▶ _WHAT YOU HAVE TO DO_
Start at the line in the entries below that contains "contiguous lowercase hex digits.", stop at the line that contains "Define H as", and output exactly the lines in that span, both ends included.

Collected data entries

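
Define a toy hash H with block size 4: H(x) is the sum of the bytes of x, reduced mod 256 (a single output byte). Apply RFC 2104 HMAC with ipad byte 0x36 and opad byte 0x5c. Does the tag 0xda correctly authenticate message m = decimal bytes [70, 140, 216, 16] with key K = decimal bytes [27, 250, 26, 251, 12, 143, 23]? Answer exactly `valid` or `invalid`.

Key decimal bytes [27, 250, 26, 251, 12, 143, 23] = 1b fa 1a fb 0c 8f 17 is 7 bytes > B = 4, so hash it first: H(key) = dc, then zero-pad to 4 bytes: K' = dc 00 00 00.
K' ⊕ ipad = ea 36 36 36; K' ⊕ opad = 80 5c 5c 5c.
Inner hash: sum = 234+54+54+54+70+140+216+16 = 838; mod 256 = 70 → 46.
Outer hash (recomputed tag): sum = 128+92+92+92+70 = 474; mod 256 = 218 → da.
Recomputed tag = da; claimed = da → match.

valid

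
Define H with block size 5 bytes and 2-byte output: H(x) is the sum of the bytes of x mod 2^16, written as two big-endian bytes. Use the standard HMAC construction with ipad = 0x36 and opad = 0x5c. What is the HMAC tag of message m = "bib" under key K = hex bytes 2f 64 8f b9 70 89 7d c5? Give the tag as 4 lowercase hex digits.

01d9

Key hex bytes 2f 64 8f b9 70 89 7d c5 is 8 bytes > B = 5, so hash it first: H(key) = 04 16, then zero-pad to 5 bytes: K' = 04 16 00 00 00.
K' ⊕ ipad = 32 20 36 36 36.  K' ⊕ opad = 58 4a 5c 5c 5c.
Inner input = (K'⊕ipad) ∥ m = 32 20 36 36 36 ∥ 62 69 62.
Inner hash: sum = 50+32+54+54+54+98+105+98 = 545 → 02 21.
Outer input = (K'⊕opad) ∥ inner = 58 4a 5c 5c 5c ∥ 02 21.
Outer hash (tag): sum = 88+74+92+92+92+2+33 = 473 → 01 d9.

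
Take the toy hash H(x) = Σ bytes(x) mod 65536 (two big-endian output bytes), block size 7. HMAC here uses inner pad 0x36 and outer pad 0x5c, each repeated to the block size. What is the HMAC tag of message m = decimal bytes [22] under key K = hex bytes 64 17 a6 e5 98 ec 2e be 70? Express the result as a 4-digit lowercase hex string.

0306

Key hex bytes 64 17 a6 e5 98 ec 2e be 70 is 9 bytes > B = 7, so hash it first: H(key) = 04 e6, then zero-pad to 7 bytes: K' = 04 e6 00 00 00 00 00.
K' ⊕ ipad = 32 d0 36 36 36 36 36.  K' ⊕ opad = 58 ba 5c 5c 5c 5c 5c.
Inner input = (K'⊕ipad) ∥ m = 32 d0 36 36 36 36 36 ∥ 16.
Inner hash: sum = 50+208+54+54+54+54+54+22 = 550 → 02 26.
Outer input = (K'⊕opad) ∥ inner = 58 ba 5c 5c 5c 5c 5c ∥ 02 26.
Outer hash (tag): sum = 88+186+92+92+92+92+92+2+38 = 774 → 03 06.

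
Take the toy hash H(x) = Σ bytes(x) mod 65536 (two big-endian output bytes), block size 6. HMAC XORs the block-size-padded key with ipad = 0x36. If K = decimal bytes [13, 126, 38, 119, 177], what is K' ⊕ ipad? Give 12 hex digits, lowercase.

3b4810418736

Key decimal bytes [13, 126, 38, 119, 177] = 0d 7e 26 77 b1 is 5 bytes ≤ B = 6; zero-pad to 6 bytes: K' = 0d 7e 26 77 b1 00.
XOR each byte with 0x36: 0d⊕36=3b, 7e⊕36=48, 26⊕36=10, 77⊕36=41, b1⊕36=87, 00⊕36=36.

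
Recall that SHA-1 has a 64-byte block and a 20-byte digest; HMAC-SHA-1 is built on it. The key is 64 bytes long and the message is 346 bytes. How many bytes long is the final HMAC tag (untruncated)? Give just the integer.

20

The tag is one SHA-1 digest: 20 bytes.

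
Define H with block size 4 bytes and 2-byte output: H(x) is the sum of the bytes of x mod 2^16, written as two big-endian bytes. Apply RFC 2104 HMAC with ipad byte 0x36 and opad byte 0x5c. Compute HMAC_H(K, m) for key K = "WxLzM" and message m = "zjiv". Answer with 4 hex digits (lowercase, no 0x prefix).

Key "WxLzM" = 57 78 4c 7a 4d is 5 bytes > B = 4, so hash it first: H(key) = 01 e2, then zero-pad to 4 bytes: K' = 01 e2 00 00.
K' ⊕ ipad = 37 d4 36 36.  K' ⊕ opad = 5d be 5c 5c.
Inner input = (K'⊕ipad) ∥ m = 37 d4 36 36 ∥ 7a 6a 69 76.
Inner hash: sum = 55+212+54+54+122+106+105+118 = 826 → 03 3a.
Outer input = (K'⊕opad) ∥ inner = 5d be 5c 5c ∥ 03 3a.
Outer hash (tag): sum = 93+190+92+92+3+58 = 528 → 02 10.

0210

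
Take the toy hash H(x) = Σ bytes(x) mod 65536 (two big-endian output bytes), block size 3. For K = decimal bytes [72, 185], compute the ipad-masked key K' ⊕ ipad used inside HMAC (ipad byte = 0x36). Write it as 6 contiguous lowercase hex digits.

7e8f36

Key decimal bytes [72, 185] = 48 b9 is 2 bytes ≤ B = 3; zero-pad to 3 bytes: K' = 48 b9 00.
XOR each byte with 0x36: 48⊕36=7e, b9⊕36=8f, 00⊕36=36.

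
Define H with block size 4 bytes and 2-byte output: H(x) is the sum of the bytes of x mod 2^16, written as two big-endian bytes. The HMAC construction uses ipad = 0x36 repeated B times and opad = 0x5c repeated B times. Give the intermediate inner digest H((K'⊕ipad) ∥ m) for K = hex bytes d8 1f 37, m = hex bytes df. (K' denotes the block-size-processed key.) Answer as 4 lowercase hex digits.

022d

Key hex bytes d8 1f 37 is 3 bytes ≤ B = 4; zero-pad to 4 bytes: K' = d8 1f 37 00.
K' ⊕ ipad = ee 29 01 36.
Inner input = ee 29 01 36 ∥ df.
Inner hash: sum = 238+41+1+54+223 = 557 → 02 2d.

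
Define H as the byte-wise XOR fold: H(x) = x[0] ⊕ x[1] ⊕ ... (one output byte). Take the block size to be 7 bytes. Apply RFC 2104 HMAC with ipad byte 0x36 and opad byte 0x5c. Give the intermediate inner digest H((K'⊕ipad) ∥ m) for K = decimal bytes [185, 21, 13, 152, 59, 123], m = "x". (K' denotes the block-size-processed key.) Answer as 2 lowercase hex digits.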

...

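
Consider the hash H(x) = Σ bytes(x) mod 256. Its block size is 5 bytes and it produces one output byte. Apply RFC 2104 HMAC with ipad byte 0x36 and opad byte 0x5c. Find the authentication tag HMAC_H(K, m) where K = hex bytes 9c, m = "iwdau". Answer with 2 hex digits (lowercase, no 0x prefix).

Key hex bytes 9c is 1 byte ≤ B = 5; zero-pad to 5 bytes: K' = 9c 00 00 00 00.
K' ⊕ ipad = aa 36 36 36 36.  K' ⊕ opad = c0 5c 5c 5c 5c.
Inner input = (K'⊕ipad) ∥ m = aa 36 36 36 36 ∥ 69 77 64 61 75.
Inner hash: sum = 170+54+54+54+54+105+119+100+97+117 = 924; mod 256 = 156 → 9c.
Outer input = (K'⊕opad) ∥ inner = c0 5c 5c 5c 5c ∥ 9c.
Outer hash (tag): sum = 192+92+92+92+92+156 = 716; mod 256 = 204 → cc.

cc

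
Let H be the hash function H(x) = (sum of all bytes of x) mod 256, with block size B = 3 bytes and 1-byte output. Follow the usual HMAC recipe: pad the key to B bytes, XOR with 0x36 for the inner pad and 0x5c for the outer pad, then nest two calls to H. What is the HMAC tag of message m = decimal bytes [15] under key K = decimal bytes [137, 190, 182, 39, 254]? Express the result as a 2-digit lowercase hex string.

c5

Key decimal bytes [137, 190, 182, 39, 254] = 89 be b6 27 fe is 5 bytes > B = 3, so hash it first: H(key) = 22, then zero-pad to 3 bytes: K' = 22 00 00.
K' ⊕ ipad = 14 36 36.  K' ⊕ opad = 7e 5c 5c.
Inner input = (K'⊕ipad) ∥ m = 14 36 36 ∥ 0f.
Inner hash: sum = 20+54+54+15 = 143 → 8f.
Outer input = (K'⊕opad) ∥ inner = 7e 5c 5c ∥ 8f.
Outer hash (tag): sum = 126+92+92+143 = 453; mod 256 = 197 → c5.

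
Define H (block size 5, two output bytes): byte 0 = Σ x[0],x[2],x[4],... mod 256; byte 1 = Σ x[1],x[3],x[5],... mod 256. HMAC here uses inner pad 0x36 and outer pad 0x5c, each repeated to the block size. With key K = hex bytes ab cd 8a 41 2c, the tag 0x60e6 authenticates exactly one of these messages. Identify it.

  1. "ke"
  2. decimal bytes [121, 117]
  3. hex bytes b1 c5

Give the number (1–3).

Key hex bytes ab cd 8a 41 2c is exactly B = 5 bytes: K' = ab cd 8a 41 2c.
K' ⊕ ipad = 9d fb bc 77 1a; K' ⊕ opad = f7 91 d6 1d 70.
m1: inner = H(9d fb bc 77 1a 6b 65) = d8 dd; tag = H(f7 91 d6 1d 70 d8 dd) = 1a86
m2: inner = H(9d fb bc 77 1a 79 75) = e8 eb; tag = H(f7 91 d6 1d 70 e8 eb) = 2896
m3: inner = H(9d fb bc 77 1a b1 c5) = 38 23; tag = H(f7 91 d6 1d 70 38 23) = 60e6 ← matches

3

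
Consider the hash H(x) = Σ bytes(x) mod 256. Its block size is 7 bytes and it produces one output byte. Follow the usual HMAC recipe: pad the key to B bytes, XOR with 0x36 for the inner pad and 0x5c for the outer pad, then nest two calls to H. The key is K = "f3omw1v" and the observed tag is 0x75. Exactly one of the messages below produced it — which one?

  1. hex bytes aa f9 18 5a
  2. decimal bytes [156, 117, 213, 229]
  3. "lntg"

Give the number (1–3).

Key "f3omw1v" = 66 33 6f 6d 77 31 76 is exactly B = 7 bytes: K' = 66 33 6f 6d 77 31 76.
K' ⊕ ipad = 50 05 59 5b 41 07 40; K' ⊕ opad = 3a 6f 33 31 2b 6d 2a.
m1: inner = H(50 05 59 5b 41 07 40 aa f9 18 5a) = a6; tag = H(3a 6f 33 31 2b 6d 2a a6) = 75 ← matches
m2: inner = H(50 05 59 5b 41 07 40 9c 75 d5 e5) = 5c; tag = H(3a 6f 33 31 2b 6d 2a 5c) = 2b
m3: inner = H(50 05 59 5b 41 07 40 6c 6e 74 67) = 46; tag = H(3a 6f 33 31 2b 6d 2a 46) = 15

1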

▶ _SOLUTION FOR THIS PROBLEM_
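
Take the toy hash H(x) = Σ bytes(x) mod 65536 (two big-endian output bytes), block size 3. For K = decimal bytes [72, 185], compute the ipad-masked key K' ⊕ ipad used inside HMAC (ipad byte = 0x36). Write it as 6 contiguous lowercase hex digits.

7e8f36

Key decimal bytes [72, 185] = 48 b9 is 2 bytes ≤ B = 3; zero-pad to 3 bytes: K' = 48 b9 00.
XOR each byte with 0x36: 48⊕36=7e, b9⊕36=8f, 00⊕36=36.

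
Define H with block size 4 bytes and 2-byte output: H(x) is the sum of the bytes of x mod 2^16, written as two big-endian bytes. The HMAC construction uses ipad = 0x36 repeated B times and opad = 0x5c repeated B times. Give the intermediate inner digest H((K'⊕ipad) ∥ m) for K = hex bytes d8 1f 37, m = hex bytes df. (K' denotes the block-size-processed key.) Answer as 4 lowercase hex digits.

022d

Key hex bytes d8 1f 37 is 3 bytes ≤ B = 4; zero-pad to 4 bytes: K' = d8 1f 37 00.
K' ⊕ ipad = ee 29 01 36.
Inner input = ee 29 01 36 ∥ df.
Inner hash: sum = 238+41+1+54+223 = 557 → 02 2d.

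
Define H as the byte-wise XOR fold: H(x) = x[0] ⊕ x[1] ⊕ ... (one output byte). Take the block size to be 7 bytes. Apply RFC 2104 HMAC with ipad byte 0x36 and opad byte 0x5c. Give the intermediate inner digest H((K'⊕ipad) ∥ m) for K = decimal bytes [185, 21, 13, 152, 59, 123], m = "x". (K' denotes the block-size-processed key.) Answer as 2 lowercase hex digits.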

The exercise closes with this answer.